Transcribe the data that follows, exactly and in full.
+--
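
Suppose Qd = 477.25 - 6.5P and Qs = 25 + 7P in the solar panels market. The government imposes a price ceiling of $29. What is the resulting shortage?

Equilibrium price would be P* = 33.5, so the ceiling at 29 binds.
At P = 29: Qd = 477.25 − 6.5(29) = 288.75, Qs = 25 + 7(29) = 228.
Shortage = 288.75 − 228 = 60.75.

Shortage = 60.75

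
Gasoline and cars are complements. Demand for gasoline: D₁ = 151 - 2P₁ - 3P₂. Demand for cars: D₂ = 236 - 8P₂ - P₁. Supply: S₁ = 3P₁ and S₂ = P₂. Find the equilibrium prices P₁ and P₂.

Market 1: 151 - 2P₁ - 3P₂ = 3P₁ → 5P₁ + 3P₂ = 151.
Market 2: 9P₂ + P₁ = 236.
Eliminating P₂: 9×(1) − 3×(2) gives 42P₁ = 651, so P₁ = 15.5.
Back-substitute into (2): P₂ = (236 − 1×15.5) / 9 = 24.5.

P₁ = 15.5, P₂ = 24.5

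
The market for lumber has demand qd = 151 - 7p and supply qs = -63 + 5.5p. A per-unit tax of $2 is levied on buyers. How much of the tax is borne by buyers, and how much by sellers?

Buyers bear $0.88, sellers bear $1.12

Pre-tax equilibrium: p* = 17.12, q* = 31.16.
Tax on buyers shifts demand to qd = 151 − 7(p + 2) = 137 - 7p.
137 - 7p = -63 + 5.5p gives seller price ps = 16; buyers pay pb = 16 + 2 = 18.
New quantity: q = 151 − 7(18) = 25.
Buyer burden = 18 − 17.12 = 0.88; seller burden = 17.12 − 16 = 1.12.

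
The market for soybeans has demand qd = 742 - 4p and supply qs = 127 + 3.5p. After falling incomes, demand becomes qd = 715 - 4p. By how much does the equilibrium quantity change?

Original equilibrium: p* = 82, q* = 414.
New equilibrium: 715 - 4p = 127 + 3.5p, so 588 = 7.5p and p' = 78.4; q' = 715 − 4(78.4) = 401.4.
Change in quantity: 401.4 − 414 = -12.6.

Δq = -12.6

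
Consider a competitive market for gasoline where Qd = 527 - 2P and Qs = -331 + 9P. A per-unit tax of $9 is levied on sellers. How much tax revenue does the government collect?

Pre-tax equilibrium: P* = 78, Q* = 371.
Tax on sellers shifts supply to Qs = -331 + 9(P − 9) = -412 + 9P.
527 - 2P = -412 + 9P gives buyer price Pb = 939/11; sellers receive Ps = 939/11 − 9 = 840/11.
New quantity: Q = 527 − 2(939/11) = 3919/11.
Revenue = 9 × 3919/11 = 35271/11.

Tax revenue = 35271/11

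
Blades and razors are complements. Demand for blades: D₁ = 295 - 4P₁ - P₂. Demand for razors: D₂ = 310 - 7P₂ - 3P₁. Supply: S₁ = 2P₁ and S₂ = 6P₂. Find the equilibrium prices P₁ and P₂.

Market 1: 295 - 4P₁ - P₂ = 2P₁ → 6P₁ + P₂ = 295.
Market 2: 13P₂ + 3P₁ = 310.
Eliminating P₂: 13×(1) − 1×(2) gives 75P₁ = 3525, so P₁ = 47.
Back-substitute into (2): P₂ = (310 − 3×47) / 13 = 13.

P₁ = 47, P₂ = 13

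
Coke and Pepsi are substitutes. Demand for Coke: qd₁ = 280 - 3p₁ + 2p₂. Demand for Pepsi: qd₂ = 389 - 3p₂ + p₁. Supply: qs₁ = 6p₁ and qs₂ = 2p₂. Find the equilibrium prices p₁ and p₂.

Market 1: 280 - 3p₁ + 2p₂ = 6p₁ → 9p₁ - 2p₂ = 280.
Market 2: 5p₂ - p₁ = 389.
Eliminating p₂: 5×(1) + 2×(2) gives 43p₁ = 2178, so p₁ = 2178/43.
Back-substitute into (2): p₂ = (389 + 1×2178/43) / 5 = 3781/43.

p₁ = 2178/43, p₂ = 3781/43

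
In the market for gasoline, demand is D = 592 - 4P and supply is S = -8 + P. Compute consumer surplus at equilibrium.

Consumer surplus = 1568

Equilibrium: 592 - 4P = -8 + P gives P* = 120, Q* = 112.
Demand choke price (D = 0): P = 148.
CS = ½(148 − 120)(112) = 1568.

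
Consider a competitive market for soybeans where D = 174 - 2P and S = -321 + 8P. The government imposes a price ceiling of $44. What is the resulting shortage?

Shortage = 55

Equilibrium price would be P* = 49.5, so the ceiling at 44 binds.
At P = 44: D = 174 − 2(44) = 86, S = -321 + 8(44) = 31.
Shortage = 86 − 31 = 55.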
+--
**TASK OUTPUT**.
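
Suppose Qd = 477.25 - 6.5P and Qs = 25 + 7P in the solar panels market. The government imposes a price ceiling of $29. What is the resulting shortage?

Equilibrium price would be P* = 33.5, so the ceiling at 29 binds.
At P = 29: Qd = 477.25 − 6.5(29) = 288.75, Qs = 25 + 7(29) = 228.
Shortage = 288.75 − 228 = 60.75.

Shortage = 60.75

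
Gasoline and cars are complements. Demand for gasoline: D₁ = 151 - 2P₁ - 3P₂. Demand for cars: D₂ = 236 - 8P₂ - P₁. Supply: S₁ = 3P₁ and S₂ = P₂. Find the equilibrium prices P₁ and P₂.

Market 1: 151 - 2P₁ - 3P₂ = 3P₁ → 5P₁ + 3P₂ = 151.
Market 2: 9P₂ + P₁ = 236.
Eliminating P₂: 9×(1) − 3×(2) gives 42P₁ = 651, so P₁ = 15.5.
Back-substitute into (2): P₂ = (236 − 1×15.5) / 9 = 24.5.

P₁ = 15.5, P₂ = 24.5

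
The market for lumber has demand qd = 151 - 7p and supply qs = -63 + 5.5p. A per-unit tax of $2 is levied on buyers. How much of the tax is borne by buyers, and how much by sellers?

Buyers bear $0.88, sellers bear $1.12

Pre-tax equilibrium: p* = 17.12, q* = 31.16.
Tax on buyers shifts demand to qd = 151 − 7(p + 2) = 137 - 7p.
137 - 7p = -63 + 5.5p gives seller price ps = 16; buyers pay pb = 16 + 2 = 18.
New quantity: q = 151 − 7(18) = 25.
Buyer burden = 18 − 17.12 = 0.88; seller burden = 17.12 − 16 = 1.12.

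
The market for soybeans has demand qd = 742 - 4p and supply qs = 127 + 3.5p. After falling incomes, demand becomes qd = 715 - 4p. By how much does the equilibrium quantity change?

Original equilibrium: p* = 82, q* = 414.
New equilibrium: 715 - 4p = 127 + 3.5p, so 588 = 7.5p and p' = 78.4; q' = 715 − 4(78.4) = 401.4.
Change in quantity: 401.4 − 414 = -12.6.

Δq = -12.6

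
Consider a competitive market for gasoline where Qd = 527 - 2P and Qs = -331 + 9P. A per-unit tax of $9 is levied on sellers. How much tax revenue does the government collect?

Pre-tax equilibrium: P* = 78, Q* = 371.
Tax on sellers shifts supply to Qs = -331 + 9(P − 9) = -412 + 9P.
527 - 2P = -412 + 9P gives buyer price Pb = 939/11; sellers receive Ps = 939/11 − 9 = 840/11.
New quantity: Q = 527 − 2(939/11) = 3919/11.
Revenue = 9 × 3919/11 = 35271/11.

Tax revenue = 35271/11

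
Blades and razors are complements. Demand for blades: D₁ = 295 - 4P₁ - P₂. Demand for razors: D₂ = 310 - 7P₂ - 3P₁. Supply: S₁ = 2P₁ and S₂ = 6P₂. Find the equilibrium prices P₁ and P₂.

Market 1: 295 - 4P₁ - P₂ = 2P₁ → 6P₁ + P₂ = 295.
Market 2: 13P₂ + 3P₁ = 310.
Eliminating P₂: 13×(1) − 1×(2) gives 75P₁ = 3525, so P₁ = 47.
Back-substitute into (2): P₂ = (310 − 3×47) / 13 = 13.

P₁ = 47, P₂ = 13

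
Coke and Pepsi are substitutes. Demand for Coke: qd₁ = 280 - 3p₁ + 2p₂. Demand for Pepsi: qd₂ = 389 - 3p₂ + p₁. Supply: qs₁ = 6p₁ and qs₂ = 2p₂. Find the equilibrium prices p₁ and p₂.

Market 1: 280 - 3p₁ + 2p₂ = 6p₁ → 9p₁ - 2p₂ = 280.
Market 2: 5p₂ - p₁ = 389.
Eliminating p₂: 5×(1) + 2×(2) gives 43p₁ = 2178, so p₁ = 2178/43.
Back-substitute into (2): p₂ = (389 + 1×2178/43) / 5 = 3781/43.

p₁ = 2178/43, p₂ = 3781/43

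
In the market for gasoline, demand is D = 592 - 4P and supply is S = -8 + P. Compute consumer surplus at equilibrium.

Consumer surplus = 1568

Equilibrium: 592 - 4P = -8 + P gives P* = 120, Q* = 112.
Demand choke price (D = 0): P = 148.
CS = ½(148 − 120)(112) = 1568.

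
Consider a competitive market for soybeans where D = 174 - 2P and S = -321 + 8P. The government imposes a price ceiling of $44. What is the resulting shortage?

Shortage = 55

Equilibrium price would be P* = 49.5, so the ceiling at 44 binds.
At P = 44: D = 174 − 2(44) = 86, S = -321 + 8(44) = 31.
Shortage = 86 − 31 = 55.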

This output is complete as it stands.